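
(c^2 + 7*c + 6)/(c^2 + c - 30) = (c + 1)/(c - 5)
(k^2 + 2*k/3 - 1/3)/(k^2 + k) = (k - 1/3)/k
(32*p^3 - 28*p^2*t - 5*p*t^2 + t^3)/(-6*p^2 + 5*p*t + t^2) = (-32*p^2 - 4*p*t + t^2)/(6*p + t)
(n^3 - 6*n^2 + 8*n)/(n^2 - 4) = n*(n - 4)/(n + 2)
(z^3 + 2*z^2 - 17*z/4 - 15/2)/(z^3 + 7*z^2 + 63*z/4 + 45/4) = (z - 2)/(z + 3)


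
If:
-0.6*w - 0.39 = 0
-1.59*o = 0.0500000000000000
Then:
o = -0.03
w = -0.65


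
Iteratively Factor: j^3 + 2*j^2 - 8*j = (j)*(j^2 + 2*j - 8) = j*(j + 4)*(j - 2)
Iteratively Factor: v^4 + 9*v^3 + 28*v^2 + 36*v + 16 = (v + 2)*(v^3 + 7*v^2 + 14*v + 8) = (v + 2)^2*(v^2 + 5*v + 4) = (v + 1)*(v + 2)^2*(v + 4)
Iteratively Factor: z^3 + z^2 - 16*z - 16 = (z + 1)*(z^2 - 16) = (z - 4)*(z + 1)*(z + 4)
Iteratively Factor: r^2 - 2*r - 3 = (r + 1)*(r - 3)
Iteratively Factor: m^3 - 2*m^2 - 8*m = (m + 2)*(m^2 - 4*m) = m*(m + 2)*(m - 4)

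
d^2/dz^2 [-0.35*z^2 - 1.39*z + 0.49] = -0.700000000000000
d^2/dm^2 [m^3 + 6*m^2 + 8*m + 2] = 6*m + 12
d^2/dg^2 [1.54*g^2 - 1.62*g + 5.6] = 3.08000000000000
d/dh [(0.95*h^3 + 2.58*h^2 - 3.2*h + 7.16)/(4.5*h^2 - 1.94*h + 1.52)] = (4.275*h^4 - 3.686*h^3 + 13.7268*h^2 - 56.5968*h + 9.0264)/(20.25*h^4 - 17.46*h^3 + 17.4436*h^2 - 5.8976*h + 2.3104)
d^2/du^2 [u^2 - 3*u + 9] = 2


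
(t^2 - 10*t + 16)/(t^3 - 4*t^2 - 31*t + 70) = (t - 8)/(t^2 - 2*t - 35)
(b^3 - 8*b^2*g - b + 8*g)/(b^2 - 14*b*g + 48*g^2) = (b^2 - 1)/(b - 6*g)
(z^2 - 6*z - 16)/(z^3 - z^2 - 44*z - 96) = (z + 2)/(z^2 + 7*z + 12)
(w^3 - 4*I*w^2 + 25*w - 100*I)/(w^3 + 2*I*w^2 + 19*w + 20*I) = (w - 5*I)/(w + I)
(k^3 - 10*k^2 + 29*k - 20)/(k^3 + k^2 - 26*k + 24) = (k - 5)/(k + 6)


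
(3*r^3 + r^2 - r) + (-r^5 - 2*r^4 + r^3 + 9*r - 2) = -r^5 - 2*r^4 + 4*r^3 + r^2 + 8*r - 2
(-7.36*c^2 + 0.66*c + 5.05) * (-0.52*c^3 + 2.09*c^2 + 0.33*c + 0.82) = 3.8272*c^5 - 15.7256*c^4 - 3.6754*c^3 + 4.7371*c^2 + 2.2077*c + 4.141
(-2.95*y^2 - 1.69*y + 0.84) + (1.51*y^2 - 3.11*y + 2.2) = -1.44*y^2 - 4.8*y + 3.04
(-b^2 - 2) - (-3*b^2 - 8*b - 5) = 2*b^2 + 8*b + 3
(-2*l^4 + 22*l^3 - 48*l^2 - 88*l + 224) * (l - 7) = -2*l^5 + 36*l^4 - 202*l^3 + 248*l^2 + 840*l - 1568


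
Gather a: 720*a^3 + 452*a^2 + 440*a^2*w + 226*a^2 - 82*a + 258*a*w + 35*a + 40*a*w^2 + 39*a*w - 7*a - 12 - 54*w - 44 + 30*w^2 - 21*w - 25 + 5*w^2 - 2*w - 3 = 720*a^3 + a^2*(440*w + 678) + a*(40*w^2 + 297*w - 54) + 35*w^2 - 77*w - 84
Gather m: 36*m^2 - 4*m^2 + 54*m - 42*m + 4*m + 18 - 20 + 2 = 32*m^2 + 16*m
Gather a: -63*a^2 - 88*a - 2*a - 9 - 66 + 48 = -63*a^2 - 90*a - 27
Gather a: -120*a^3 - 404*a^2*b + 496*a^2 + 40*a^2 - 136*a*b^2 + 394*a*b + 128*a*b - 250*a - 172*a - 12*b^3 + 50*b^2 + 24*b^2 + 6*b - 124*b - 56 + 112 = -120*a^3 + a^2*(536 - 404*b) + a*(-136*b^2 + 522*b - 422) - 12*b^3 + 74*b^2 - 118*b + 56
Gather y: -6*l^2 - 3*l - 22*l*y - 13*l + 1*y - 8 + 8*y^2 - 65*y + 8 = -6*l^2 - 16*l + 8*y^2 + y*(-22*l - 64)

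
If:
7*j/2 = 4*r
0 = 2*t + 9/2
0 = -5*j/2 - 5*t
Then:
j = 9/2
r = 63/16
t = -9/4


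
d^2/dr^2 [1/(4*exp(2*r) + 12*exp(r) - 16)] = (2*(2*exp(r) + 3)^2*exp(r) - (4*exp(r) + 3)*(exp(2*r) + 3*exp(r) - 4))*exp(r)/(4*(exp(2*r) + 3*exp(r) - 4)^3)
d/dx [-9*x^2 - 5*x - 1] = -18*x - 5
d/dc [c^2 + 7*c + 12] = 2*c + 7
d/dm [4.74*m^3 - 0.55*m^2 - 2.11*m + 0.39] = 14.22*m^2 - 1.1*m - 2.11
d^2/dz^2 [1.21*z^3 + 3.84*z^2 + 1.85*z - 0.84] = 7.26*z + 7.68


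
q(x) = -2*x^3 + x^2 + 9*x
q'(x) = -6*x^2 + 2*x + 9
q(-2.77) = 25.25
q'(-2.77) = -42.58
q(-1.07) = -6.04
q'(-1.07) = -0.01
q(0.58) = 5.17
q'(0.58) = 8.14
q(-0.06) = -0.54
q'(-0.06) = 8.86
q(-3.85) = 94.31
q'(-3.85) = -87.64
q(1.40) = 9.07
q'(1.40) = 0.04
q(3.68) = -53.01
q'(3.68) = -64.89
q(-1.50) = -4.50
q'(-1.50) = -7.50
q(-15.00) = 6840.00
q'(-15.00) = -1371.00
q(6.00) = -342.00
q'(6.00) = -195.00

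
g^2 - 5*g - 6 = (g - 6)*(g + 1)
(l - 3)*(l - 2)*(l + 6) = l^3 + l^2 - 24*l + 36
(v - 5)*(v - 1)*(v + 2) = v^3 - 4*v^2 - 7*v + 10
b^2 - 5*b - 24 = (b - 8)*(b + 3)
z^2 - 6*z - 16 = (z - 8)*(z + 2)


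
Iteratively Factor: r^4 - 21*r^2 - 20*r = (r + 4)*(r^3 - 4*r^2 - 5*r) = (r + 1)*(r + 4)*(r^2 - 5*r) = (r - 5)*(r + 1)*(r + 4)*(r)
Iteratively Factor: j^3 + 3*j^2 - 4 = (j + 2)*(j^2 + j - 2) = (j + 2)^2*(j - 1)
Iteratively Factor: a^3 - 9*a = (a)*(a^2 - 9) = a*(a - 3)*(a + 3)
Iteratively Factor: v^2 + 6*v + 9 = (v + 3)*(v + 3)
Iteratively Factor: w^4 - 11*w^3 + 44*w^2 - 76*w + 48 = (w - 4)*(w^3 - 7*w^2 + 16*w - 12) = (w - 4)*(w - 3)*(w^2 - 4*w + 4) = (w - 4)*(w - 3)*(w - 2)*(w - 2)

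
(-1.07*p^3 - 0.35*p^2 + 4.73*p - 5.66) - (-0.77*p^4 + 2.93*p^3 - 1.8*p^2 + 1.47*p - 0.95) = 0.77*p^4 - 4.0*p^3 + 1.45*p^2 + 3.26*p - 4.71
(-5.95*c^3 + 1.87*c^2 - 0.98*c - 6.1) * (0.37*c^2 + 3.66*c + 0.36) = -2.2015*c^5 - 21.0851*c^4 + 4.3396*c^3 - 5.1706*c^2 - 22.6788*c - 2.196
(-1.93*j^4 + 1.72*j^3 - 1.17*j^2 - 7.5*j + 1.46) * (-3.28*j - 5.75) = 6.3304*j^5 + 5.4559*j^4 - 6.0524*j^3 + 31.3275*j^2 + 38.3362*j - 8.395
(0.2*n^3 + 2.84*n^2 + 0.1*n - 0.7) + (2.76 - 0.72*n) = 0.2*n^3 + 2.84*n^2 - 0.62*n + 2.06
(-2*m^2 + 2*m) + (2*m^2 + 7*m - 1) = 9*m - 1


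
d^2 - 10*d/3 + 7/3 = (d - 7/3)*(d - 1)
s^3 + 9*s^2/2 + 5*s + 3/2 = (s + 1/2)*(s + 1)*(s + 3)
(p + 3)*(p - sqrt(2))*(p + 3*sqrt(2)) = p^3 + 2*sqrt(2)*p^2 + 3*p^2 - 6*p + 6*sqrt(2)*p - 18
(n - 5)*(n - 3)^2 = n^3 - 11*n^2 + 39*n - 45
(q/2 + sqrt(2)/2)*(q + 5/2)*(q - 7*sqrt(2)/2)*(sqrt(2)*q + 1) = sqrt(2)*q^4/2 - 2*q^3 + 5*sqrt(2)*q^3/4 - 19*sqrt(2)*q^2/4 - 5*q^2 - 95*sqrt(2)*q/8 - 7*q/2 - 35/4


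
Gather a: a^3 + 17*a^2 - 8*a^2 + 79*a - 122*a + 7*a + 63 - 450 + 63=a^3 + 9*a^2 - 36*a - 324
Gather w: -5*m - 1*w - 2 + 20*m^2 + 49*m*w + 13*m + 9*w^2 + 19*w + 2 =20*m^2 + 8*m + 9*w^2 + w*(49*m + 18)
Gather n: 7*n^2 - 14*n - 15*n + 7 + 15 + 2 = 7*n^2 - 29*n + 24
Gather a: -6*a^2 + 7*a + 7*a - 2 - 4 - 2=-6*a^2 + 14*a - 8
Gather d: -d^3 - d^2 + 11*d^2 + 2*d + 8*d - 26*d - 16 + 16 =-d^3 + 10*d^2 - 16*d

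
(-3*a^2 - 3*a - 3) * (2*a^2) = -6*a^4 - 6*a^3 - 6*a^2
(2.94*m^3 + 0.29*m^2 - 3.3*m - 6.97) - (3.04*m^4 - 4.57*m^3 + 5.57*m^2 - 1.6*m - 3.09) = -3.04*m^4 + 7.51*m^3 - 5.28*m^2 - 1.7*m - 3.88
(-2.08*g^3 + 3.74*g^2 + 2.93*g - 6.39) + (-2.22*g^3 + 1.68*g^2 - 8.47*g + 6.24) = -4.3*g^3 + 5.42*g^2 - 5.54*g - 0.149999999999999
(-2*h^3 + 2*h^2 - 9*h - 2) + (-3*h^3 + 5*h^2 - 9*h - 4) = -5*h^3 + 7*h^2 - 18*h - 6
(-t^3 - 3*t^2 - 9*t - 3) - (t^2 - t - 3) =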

_Exercise requirements_
Would you please copy exactly the part of the entries above that begins at the line containing "q'(-3.85) = -87.64" and ends at the line containing "(q/2 + sqrt(2)/2)*(q", both lines included?

_Response to the task_
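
q'(-3.85) = -87.64
q(1.40) = 9.07
q'(1.40) = 0.04
q(3.68) = -53.01
q'(3.68) = -64.89
q(-1.50) = -4.50
q'(-1.50) = -7.50
q(-15.00) = 6840.00
q'(-15.00) = -1371.00
q(6.00) = -342.00
q'(6.00) = -195.00

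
g^2 - 5*g - 6 = (g - 6)*(g + 1)
(l - 3)*(l - 2)*(l + 6) = l^3 + l^2 - 24*l + 36
(v - 5)*(v - 1)*(v + 2) = v^3 - 4*v^2 - 7*v + 10
b^2 - 5*b - 24 = (b - 8)*(b + 3)
z^2 - 6*z - 16 = (z - 8)*(z + 2)


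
Iteratively Factor: r^4 - 21*r^2 - 20*r = (r + 4)*(r^3 - 4*r^2 - 5*r) = (r + 1)*(r + 4)*(r^2 - 5*r) = (r - 5)*(r + 1)*(r + 4)*(r)
Iteratively Factor: j^3 + 3*j^2 - 4 = (j + 2)*(j^2 + j - 2) = (j + 2)^2*(j - 1)
Iteratively Factor: a^3 - 9*a = (a)*(a^2 - 9) = a*(a - 3)*(a + 3)
Iteratively Factor: v^2 + 6*v + 9 = (v + 3)*(v + 3)
Iteratively Factor: w^4 - 11*w^3 + 44*w^2 - 76*w + 48 = (w - 4)*(w^3 - 7*w^2 + 16*w - 12) = (w - 4)*(w - 3)*(w^2 - 4*w + 4) = (w - 4)*(w - 3)*(w - 2)*(w - 2)

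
(-1.07*p^3 - 0.35*p^2 + 4.73*p - 5.66) - (-0.77*p^4 + 2.93*p^3 - 1.8*p^2 + 1.47*p - 0.95) = 0.77*p^4 - 4.0*p^3 + 1.45*p^2 + 3.26*p - 4.71
(-5.95*c^3 + 1.87*c^2 - 0.98*c - 6.1) * (0.37*c^2 + 3.66*c + 0.36) = -2.2015*c^5 - 21.0851*c^4 + 4.3396*c^3 - 5.1706*c^2 - 22.6788*c - 2.196
(-1.93*j^4 + 1.72*j^3 - 1.17*j^2 - 7.5*j + 1.46) * (-3.28*j - 5.75) = 6.3304*j^5 + 5.4559*j^4 - 6.0524*j^3 + 31.3275*j^2 + 38.3362*j - 8.395
(0.2*n^3 + 2.84*n^2 + 0.1*n - 0.7) + (2.76 - 0.72*n) = 0.2*n^3 + 2.84*n^2 - 0.62*n + 2.06
(-2*m^2 + 2*m) + (2*m^2 + 7*m - 1) = 9*m - 1


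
d^2 - 10*d/3 + 7/3 = (d - 7/3)*(d - 1)
s^3 + 9*s^2/2 + 5*s + 3/2 = (s + 1/2)*(s + 1)*(s + 3)
(p + 3)*(p - sqrt(2))*(p + 3*sqrt(2)) = p^3 + 2*sqrt(2)*p^2 + 3*p^2 - 6*p + 6*sqrt(2)*p - 18
(n - 5)*(n - 3)^2 = n^3 - 11*n^2 + 39*n - 45
(q/2 + sqrt(2)/2)*(q + 5/2)*(q - 7*sqrt(2)/2)*(sqrt(2)*q + 1) = sqrt(2)*q^4/2 - 2*q^3 + 5*sqrt(2)*q^3/4 - 19*sqrt(2)*q^2/4 - 5*q^2 - 95*sqrt(2)*q/8 - 7*q/2 - 35/4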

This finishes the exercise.